(Beginning of Study material)

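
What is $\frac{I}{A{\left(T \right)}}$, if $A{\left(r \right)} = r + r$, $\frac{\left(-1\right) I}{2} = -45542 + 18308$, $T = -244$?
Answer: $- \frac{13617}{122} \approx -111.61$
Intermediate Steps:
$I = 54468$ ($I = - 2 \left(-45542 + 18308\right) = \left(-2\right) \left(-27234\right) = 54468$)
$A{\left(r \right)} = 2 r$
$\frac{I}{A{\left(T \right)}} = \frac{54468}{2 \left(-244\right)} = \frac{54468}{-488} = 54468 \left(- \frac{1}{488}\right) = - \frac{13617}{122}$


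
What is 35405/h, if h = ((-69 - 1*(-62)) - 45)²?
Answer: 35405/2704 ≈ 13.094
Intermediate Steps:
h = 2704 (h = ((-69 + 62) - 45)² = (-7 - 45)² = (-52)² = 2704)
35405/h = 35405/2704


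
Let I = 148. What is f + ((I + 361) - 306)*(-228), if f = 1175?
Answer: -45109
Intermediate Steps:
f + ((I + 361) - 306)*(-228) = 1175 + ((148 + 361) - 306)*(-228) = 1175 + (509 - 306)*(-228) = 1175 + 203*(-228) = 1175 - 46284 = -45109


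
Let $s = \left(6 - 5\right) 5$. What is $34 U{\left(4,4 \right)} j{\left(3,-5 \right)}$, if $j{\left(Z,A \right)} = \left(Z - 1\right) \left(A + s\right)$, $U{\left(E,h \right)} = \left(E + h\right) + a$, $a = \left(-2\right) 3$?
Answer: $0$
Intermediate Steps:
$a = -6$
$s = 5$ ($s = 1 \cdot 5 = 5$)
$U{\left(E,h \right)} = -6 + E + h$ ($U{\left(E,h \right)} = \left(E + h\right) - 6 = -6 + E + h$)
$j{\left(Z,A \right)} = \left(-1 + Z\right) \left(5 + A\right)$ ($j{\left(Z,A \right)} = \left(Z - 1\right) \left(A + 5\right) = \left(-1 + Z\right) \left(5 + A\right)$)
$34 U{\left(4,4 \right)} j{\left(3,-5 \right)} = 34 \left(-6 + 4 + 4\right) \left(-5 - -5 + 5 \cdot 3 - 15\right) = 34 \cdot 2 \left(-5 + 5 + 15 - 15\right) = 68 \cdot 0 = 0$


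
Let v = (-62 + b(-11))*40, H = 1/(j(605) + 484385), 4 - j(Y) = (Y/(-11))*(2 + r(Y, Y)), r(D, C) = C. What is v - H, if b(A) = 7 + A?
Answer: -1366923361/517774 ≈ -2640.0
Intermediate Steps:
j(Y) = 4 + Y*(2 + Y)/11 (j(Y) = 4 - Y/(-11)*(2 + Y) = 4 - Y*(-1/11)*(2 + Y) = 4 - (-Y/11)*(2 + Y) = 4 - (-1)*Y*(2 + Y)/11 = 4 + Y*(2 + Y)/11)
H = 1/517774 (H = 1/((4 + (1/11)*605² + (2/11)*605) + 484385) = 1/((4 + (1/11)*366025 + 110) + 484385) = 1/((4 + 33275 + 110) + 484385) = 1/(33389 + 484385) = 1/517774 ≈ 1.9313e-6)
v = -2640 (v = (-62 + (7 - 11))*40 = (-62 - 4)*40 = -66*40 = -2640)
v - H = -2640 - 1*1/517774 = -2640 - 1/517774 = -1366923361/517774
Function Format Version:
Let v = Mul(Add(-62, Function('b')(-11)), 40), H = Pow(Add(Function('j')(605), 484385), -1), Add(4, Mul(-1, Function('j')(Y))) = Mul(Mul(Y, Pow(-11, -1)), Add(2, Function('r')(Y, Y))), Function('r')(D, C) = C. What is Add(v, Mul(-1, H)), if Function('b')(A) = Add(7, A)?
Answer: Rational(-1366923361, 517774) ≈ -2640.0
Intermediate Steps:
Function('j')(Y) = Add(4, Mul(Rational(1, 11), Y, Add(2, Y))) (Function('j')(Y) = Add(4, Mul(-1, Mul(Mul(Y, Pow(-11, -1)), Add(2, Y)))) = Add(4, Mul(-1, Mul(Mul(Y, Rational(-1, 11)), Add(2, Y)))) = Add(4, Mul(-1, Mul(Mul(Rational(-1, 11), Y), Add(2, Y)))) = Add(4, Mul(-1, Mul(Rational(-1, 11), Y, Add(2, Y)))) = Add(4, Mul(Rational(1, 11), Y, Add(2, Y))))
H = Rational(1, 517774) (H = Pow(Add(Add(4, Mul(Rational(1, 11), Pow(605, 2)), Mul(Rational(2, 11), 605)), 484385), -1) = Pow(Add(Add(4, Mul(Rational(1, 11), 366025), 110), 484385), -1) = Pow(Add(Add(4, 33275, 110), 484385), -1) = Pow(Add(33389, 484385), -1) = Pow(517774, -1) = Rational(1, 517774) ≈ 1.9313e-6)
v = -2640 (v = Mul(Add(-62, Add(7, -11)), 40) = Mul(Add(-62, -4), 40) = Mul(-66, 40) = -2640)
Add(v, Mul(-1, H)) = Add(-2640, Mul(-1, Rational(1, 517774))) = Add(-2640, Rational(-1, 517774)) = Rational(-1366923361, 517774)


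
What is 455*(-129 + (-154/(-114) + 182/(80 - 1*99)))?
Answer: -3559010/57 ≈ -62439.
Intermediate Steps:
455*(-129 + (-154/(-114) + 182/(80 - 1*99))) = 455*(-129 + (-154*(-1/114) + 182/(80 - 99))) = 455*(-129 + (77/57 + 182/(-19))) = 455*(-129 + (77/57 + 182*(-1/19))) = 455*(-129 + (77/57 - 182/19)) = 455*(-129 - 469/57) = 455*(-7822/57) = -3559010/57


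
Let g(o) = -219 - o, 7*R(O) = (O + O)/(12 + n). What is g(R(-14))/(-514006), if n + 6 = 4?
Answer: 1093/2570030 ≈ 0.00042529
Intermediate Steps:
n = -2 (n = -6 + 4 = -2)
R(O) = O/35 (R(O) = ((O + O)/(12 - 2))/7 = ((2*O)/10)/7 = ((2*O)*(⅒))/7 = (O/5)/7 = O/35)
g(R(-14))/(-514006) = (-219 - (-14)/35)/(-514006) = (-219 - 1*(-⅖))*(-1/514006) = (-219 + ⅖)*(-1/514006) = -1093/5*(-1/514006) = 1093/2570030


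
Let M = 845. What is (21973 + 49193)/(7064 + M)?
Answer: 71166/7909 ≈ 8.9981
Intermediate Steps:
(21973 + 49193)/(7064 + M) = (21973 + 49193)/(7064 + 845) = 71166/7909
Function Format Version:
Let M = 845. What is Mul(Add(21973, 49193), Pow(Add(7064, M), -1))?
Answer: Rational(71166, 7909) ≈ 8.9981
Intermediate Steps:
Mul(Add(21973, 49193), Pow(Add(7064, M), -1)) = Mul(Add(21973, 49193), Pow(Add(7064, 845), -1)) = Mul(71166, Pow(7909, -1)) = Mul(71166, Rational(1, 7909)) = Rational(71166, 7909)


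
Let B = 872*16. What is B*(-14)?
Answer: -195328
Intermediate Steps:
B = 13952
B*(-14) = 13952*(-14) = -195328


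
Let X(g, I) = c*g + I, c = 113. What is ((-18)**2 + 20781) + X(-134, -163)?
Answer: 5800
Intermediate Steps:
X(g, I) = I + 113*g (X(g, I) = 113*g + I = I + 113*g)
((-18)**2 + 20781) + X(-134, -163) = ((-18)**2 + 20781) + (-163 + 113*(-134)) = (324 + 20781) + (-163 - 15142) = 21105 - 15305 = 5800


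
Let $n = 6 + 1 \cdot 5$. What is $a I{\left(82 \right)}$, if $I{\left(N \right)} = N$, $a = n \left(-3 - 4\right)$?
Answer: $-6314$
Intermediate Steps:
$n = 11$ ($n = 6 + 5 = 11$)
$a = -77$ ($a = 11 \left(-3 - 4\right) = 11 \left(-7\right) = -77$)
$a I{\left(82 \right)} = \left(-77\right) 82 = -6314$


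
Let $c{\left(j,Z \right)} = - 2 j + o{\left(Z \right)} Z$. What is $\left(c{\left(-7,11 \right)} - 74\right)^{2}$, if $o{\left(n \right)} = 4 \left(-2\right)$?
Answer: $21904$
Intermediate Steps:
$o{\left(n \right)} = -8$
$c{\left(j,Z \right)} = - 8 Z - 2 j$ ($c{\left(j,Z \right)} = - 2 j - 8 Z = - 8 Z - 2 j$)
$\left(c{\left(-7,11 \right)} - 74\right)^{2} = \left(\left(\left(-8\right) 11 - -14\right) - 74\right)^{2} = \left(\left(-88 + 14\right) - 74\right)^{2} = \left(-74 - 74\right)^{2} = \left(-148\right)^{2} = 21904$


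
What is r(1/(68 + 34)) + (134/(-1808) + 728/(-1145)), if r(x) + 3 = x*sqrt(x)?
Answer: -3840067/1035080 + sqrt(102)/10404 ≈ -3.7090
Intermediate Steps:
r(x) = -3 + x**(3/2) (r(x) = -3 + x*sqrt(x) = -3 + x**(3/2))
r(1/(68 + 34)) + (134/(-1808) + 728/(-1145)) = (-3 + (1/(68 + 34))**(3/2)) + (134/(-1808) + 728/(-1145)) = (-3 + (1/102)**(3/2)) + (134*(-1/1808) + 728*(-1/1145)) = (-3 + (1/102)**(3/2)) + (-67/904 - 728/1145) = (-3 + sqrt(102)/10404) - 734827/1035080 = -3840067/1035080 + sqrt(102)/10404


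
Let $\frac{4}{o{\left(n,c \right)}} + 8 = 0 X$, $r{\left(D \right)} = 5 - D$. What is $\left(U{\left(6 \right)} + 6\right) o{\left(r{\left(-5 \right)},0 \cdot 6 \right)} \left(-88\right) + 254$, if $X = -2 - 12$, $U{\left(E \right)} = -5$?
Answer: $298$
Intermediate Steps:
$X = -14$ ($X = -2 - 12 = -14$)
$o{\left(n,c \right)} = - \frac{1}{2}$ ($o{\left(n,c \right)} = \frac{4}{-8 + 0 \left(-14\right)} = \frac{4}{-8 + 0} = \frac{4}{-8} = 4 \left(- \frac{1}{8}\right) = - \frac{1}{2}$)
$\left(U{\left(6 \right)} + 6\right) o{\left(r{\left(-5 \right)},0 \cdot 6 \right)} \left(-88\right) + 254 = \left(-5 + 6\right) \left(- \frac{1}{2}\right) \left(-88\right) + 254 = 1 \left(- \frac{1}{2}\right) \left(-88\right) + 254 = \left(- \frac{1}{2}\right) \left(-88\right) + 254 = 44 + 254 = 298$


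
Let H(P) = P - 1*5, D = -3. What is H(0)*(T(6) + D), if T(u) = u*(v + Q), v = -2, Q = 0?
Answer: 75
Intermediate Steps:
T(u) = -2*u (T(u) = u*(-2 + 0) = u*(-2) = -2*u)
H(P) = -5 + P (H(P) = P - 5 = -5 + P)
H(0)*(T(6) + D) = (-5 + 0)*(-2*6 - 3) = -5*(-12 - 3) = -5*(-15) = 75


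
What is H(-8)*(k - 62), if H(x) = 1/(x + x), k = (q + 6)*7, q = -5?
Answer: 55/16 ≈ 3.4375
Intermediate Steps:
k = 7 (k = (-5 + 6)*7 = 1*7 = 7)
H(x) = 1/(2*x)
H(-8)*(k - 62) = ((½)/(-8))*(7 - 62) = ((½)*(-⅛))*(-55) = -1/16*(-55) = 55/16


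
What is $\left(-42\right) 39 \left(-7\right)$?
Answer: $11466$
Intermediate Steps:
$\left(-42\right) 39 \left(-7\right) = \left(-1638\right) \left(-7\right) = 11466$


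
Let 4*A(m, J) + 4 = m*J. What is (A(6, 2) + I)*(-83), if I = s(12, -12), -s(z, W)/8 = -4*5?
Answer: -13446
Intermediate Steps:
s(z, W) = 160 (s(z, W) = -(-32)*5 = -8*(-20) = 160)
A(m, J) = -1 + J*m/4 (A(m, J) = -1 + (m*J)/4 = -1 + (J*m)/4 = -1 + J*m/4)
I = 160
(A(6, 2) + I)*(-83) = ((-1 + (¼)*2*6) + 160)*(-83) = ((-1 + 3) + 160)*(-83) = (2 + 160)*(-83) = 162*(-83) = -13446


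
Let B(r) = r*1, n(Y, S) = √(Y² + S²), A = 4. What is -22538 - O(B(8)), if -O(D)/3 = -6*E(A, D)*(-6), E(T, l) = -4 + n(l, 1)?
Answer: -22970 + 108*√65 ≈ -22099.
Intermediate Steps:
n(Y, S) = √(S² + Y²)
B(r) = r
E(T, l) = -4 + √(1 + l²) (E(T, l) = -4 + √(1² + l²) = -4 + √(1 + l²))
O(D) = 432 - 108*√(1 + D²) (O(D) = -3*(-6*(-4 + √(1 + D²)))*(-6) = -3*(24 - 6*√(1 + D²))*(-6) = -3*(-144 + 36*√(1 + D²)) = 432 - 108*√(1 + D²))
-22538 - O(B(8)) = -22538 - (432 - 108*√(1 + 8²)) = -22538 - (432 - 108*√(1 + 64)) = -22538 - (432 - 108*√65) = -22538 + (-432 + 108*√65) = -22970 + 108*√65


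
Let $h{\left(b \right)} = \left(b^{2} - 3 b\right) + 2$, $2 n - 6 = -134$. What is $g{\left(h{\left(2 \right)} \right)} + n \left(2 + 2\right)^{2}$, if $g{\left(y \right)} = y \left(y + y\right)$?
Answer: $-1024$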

(End of Study material)
(Beginning of Study material)

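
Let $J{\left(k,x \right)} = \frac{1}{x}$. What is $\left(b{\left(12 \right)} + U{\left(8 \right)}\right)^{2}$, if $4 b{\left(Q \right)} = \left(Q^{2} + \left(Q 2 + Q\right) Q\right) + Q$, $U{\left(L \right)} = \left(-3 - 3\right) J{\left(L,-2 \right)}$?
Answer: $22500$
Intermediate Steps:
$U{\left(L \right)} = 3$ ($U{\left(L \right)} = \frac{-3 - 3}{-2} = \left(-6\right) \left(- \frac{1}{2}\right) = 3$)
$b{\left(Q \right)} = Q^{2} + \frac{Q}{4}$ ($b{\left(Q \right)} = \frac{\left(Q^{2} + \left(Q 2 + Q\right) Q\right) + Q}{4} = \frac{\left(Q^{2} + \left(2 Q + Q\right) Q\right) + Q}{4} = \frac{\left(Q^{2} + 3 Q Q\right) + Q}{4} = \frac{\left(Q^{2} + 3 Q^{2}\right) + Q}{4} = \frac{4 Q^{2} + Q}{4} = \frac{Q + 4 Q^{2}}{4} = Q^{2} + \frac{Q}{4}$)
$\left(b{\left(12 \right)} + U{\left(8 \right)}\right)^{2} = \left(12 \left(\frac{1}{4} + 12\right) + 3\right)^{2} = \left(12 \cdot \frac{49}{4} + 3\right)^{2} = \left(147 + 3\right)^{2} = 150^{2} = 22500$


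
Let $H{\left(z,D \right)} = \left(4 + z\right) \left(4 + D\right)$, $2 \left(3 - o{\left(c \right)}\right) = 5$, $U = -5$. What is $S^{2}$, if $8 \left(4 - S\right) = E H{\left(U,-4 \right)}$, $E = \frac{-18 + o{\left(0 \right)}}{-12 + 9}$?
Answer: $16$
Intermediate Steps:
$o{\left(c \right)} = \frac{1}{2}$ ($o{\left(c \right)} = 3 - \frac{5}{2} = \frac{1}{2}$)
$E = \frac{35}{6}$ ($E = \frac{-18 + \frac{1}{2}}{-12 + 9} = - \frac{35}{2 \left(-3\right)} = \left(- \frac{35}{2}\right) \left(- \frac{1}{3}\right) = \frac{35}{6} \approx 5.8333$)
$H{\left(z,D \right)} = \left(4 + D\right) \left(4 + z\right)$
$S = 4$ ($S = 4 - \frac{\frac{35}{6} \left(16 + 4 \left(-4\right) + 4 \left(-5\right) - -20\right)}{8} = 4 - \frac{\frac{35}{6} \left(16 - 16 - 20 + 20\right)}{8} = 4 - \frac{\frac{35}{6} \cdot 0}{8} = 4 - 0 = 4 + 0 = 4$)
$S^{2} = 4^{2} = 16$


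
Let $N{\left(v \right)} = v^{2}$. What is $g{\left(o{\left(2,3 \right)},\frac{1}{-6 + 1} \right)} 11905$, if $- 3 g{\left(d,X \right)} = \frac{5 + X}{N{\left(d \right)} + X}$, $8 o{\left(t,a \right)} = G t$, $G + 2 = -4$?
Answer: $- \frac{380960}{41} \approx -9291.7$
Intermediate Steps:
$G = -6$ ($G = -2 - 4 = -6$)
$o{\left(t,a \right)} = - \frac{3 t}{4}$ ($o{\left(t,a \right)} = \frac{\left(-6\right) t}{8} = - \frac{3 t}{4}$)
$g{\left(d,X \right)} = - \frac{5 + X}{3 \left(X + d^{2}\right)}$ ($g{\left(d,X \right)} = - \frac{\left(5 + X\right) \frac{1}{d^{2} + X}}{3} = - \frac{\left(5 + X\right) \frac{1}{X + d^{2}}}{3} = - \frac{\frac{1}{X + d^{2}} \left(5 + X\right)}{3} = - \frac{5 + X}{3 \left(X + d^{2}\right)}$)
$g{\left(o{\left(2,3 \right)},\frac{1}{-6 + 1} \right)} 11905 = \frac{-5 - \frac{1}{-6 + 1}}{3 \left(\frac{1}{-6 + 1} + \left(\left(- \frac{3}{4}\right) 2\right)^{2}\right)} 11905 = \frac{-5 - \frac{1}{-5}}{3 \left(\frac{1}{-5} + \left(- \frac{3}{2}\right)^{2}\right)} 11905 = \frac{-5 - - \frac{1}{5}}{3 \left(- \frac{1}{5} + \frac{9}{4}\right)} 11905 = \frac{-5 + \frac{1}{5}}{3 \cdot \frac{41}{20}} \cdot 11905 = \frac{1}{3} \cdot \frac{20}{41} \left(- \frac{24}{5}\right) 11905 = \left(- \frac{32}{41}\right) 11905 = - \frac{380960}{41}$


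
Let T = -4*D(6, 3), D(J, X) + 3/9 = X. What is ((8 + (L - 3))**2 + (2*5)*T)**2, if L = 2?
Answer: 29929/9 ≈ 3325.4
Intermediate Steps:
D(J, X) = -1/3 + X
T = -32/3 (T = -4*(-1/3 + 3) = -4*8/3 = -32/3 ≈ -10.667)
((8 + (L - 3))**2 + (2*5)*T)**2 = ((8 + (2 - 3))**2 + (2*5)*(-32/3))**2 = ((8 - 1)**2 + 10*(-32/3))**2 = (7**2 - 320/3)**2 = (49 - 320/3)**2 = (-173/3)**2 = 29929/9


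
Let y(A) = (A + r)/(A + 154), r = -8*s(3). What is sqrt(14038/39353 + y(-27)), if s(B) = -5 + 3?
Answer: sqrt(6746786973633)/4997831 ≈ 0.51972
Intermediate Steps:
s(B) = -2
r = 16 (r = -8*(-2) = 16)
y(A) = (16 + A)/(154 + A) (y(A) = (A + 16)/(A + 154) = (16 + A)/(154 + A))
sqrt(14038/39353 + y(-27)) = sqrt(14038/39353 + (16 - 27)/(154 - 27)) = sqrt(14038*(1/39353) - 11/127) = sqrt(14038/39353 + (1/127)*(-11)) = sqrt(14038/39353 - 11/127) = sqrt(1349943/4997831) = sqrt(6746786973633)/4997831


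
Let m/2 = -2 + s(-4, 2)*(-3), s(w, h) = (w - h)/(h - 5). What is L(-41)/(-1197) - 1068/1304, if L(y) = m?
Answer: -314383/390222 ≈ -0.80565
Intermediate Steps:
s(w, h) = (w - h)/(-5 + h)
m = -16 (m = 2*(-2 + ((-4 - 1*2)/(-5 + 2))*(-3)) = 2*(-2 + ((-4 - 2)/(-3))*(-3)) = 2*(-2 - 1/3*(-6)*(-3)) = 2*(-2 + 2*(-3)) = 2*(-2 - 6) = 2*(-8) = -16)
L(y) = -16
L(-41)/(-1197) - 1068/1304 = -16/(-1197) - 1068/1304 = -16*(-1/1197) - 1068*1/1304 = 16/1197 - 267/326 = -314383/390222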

(End of Study material)

Activity: In the entries above, the lines from the one bearing "Answer: $-6314$" up to and including the one bearing "Answer: $298$" should be transcribed exactly; no other line is wanted.

Answer box:
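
Answer: $-6314$
Intermediate Steps:
$n = 11$ ($n = 6 + 5 = 11$)
$a = -77$ ($a = 11 \left(-3 - 4\right) = 11 \left(-7\right) = -77$)
$a I{\left(82 \right)} = \left(-77\right) 82 = -6314$


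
Let $c{\left(j,Z \right)} = - 2 j + o{\left(Z \right)} Z$. What is $\left(c{\left(-7,11 \right)} - 74\right)^{2}$, if $o{\left(n \right)} = 4 \left(-2\right)$?
Answer: $21904$
Intermediate Steps:
$o{\left(n \right)} = -8$
$c{\left(j,Z \right)} = - 8 Z - 2 j$ ($c{\left(j,Z \right)} = - 2 j - 8 Z = - 8 Z - 2 j$)
$\left(c{\left(-7,11 \right)} - 74\right)^{2} = \left(\left(\left(-8\right) 11 - -14\right) - 74\right)^{2} = \left(\left(-88 + 14\right) - 74\right)^{2} = \left(-74 - 74\right)^{2} = \left(-148\right)^{2} = 21904$


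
What is r(1/(68 + 34)) + (134/(-1808) + 728/(-1145)), if r(x) + 3 = x*sqrt(x)?
Answer: -3840067/1035080 + sqrt(102)/10404 ≈ -3.7090
Intermediate Steps:
r(x) = -3 + x**(3/2) (r(x) = -3 + x*sqrt(x) = -3 + x**(3/2))
r(1/(68 + 34)) + (134/(-1808) + 728/(-1145)) = (-3 + (1/(68 + 34))**(3/2)) + (134/(-1808) + 728/(-1145)) = (-3 + (1/102)**(3/2)) + (134*(-1/1808) + 728*(-1/1145)) = (-3 + (1/102)**(3/2)) + (-67/904 - 728/1145) = (-3 + sqrt(102)/10404) - 734827/1035080 = -3840067/1035080 + sqrt(102)/10404


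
Let $\frac{4}{o{\left(n,c \right)}} + 8 = 0 X$, $r{\left(D \right)} = 5 - D$. What is $\left(U{\left(6 \right)} + 6\right) o{\left(r{\left(-5 \right)},0 \cdot 6 \right)} \left(-88\right) + 254$, if $X = -2 - 12$, $U{\left(E \right)} = -5$?
Answer: $298$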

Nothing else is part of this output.